*** Begin section ***

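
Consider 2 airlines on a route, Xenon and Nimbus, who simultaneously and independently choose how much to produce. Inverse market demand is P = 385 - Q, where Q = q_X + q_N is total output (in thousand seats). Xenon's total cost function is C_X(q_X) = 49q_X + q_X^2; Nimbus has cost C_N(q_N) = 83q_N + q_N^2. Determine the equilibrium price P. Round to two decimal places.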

*** End section ***
*** Begin section ***

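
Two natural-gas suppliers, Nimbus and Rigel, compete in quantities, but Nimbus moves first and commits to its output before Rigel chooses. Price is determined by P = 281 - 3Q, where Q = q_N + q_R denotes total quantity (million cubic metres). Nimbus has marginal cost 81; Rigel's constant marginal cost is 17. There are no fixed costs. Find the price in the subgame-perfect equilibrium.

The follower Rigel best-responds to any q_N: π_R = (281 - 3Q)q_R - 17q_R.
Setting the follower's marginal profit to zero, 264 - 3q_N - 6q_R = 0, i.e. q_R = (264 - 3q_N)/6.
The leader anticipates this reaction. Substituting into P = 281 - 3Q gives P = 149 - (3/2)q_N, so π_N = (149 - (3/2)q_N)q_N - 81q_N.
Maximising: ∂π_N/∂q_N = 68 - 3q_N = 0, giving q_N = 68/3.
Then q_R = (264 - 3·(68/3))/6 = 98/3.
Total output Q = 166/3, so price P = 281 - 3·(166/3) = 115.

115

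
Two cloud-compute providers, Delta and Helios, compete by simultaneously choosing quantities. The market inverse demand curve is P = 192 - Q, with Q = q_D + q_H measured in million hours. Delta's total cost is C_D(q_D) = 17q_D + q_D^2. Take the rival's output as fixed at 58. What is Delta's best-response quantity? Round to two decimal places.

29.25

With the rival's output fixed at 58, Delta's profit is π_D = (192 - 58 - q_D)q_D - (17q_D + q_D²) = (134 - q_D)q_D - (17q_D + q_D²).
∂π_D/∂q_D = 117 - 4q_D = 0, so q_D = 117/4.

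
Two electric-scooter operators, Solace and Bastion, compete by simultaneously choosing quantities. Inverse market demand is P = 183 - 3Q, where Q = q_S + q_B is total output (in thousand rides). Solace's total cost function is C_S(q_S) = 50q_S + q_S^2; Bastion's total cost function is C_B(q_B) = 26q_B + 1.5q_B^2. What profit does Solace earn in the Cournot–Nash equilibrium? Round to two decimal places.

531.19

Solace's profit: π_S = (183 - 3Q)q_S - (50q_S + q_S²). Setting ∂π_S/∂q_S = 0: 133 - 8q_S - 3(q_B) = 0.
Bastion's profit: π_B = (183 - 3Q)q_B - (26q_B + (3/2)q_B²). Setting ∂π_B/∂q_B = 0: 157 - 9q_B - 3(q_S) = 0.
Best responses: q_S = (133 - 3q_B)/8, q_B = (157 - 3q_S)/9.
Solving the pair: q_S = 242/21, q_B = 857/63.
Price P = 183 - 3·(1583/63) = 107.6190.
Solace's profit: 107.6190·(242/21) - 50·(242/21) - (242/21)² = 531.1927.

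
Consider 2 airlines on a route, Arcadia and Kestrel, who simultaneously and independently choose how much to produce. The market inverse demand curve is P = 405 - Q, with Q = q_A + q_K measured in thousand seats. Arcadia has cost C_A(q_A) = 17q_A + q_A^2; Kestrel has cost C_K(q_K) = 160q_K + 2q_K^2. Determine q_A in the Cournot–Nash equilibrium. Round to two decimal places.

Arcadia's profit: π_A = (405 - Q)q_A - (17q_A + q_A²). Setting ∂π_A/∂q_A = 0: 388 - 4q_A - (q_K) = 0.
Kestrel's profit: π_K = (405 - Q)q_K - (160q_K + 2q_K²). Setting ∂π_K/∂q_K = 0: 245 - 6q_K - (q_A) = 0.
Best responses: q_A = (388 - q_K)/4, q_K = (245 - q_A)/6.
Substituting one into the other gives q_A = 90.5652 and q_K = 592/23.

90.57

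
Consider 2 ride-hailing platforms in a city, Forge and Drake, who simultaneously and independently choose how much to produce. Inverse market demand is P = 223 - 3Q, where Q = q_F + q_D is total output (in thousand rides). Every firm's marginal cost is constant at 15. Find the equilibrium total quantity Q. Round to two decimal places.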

*** End section ***

# Exercise directions:
Give back the records above exactly, limited to the lines between the one holding "Two electric-scooter operators, Solace" and the one holding "Consider 2 ride-hailing", inclusive.

# Result below:
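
Two electric-scooter operators, Solace and Bastion, compete by simultaneously choosing quantities. Inverse market demand is P = 183 - 3Q, where Q = q_S + q_B is total output (in thousand rides). Solace's total cost function is C_S(q_S) = 50q_S + q_S^2; Bastion's total cost function is C_B(q_B) = 26q_B + 1.5q_B^2. What profit does Solace earn in the Cournot–Nash equilibrium? Round to two decimal places.

531.19

Solace's profit: π_S = (183 - 3Q)q_S - (50q_S + q_S²). Setting ∂π_S/∂q_S = 0: 133 - 8q_S - 3(q_B) = 0.
Bastion's profit: π_B = (183 - 3Q)q_B - (26q_B + (3/2)q_B²). Setting ∂π_B/∂q_B = 0: 157 - 9q_B - 3(q_S) = 0.
Best responses: q_S = (133 - 3q_B)/8, q_B = (157 - 3q_S)/9.
Solving the pair: q_S = 242/21, q_B = 857/63.
Price P = 183 - 3·(1583/63) = 107.6190.
Solace's profit: 107.6190·(242/21) - 50·(242/21) - (242/21)² = 531.1927.

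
Consider 2 airlines on a route, Arcadia and Kestrel, who simultaneously and independently choose how much to produce. The market inverse demand curve is P = 405 - Q, with Q = q_A + q_K measured in thousand seats. Arcadia has cost C_A(q_A) = 17q_A + q_A^2; Kestrel has cost C_K(q_K) = 160q_K + 2q_K^2. Determine q_A in the Cournot–Nash equilibrium. Round to two decimal places.

Arcadia's profit: π_A = (405 - Q)q_A - (17q_A + q_A²). Setting ∂π_A/∂q_A = 0: 388 - 4q_A - (q_K) = 0.
Kestrel's profit: π_K = (405 - Q)q_K - (160q_K + 2q_K²). Setting ∂π_K/∂q_K = 0: 245 - 6q_K - (q_A) = 0.
Best responses: q_A = (388 - q_K)/4, q_K = (245 - q_A)/6.
Substituting one into the other gives q_A = 90.5652 and q_K = 592/23.

90.57

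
Consider 2 ride-hailing platforms in a city, Forge and Drake, who simultaneously and independently choose how much to produce. Inverse market demand is P = 223 - 3Q, where Q = q_F + q_D is total output (in thousand rides). Every firm's marginal cost is constant at 15. Find the equilibrium total quantity Q. Round to two decimal places.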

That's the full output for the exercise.